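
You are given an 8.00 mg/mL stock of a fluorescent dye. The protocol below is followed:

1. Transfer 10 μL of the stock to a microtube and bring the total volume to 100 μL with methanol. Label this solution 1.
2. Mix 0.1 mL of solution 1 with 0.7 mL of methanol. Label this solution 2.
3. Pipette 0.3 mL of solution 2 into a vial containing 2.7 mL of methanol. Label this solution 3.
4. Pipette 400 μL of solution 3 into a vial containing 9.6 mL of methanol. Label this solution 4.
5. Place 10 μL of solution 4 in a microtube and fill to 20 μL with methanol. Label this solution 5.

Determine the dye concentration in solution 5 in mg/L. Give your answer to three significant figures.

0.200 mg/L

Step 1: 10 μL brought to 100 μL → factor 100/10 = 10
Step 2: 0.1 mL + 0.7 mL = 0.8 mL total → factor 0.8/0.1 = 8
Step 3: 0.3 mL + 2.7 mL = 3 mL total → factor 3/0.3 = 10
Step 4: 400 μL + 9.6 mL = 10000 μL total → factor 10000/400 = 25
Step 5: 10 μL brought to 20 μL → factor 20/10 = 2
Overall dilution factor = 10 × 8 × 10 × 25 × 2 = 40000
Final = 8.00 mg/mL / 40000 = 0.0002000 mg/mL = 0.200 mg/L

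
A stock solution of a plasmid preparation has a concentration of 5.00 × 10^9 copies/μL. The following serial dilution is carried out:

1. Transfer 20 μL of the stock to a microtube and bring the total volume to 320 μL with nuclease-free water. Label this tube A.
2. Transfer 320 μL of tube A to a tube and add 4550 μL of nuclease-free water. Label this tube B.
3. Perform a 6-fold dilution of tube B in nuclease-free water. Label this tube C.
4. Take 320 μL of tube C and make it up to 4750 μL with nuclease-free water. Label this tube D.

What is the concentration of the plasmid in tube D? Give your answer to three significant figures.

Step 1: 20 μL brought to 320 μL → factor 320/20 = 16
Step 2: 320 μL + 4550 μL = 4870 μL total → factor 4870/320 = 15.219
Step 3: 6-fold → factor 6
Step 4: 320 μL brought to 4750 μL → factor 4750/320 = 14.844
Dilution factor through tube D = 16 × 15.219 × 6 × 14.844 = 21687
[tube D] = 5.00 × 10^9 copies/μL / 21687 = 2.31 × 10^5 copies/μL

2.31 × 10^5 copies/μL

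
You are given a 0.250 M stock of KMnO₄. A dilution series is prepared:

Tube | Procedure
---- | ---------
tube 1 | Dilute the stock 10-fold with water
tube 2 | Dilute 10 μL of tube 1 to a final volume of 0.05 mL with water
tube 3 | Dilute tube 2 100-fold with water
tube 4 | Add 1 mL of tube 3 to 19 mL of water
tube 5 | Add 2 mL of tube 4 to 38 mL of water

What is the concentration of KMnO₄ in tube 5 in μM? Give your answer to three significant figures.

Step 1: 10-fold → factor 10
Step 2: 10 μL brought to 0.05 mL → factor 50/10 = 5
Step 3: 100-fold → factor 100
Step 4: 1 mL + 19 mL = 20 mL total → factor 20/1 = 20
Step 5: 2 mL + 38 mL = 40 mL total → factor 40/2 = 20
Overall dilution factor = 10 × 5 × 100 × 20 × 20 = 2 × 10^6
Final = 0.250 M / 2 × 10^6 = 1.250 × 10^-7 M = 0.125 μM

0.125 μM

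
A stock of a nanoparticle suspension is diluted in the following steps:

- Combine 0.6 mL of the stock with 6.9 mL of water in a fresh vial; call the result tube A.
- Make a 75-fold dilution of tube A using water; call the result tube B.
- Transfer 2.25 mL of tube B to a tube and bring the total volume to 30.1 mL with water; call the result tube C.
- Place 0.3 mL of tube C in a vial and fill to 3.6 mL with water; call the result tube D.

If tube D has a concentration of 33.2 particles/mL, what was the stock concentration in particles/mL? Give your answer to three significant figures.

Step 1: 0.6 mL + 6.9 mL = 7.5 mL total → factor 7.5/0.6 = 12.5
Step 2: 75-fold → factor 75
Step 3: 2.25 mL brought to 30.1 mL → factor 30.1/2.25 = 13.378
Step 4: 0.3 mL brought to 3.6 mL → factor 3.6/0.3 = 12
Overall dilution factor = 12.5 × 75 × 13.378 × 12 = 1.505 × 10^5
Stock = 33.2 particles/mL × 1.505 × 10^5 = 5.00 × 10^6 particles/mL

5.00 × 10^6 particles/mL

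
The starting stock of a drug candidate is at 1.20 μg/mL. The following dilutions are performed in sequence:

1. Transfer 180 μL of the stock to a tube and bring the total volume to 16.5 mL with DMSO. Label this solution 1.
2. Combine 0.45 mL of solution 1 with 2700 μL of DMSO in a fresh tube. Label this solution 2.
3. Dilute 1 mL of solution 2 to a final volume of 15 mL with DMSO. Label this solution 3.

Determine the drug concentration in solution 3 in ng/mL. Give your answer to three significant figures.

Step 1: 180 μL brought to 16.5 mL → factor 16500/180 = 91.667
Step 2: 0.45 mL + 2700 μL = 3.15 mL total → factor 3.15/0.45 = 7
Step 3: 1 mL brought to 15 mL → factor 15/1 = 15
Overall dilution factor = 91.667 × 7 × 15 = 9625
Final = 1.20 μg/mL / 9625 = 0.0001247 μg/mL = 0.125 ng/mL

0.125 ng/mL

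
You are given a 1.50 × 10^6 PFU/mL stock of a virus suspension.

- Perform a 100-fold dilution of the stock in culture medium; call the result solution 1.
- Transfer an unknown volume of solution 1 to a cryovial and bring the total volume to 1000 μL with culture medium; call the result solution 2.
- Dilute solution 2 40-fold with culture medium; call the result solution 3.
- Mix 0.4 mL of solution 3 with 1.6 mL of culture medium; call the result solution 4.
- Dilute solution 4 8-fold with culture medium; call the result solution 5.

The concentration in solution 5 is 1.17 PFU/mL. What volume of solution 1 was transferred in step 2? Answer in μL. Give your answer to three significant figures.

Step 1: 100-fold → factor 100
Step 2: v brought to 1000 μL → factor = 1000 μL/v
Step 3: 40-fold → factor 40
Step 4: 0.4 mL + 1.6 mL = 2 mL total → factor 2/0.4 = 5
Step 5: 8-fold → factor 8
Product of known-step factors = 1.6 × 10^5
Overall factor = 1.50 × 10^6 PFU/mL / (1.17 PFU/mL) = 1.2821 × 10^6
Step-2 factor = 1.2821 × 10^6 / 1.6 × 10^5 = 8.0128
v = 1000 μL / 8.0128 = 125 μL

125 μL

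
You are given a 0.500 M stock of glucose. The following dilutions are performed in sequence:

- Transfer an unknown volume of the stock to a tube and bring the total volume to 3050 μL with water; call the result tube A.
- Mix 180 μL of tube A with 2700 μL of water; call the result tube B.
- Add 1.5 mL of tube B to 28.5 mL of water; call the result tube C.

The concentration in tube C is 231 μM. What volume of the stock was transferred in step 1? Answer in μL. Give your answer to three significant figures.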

- - - -

▸ What is needed
Show the lines of the listing above with "performed".

▸ Answer to this task
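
The starting stock of a drug candidate is at 1.20 μg/mL. The following dilutions are performed in sequence:
You are given a 0.500 M stock of glucose. The following dilutions are performed in sequence: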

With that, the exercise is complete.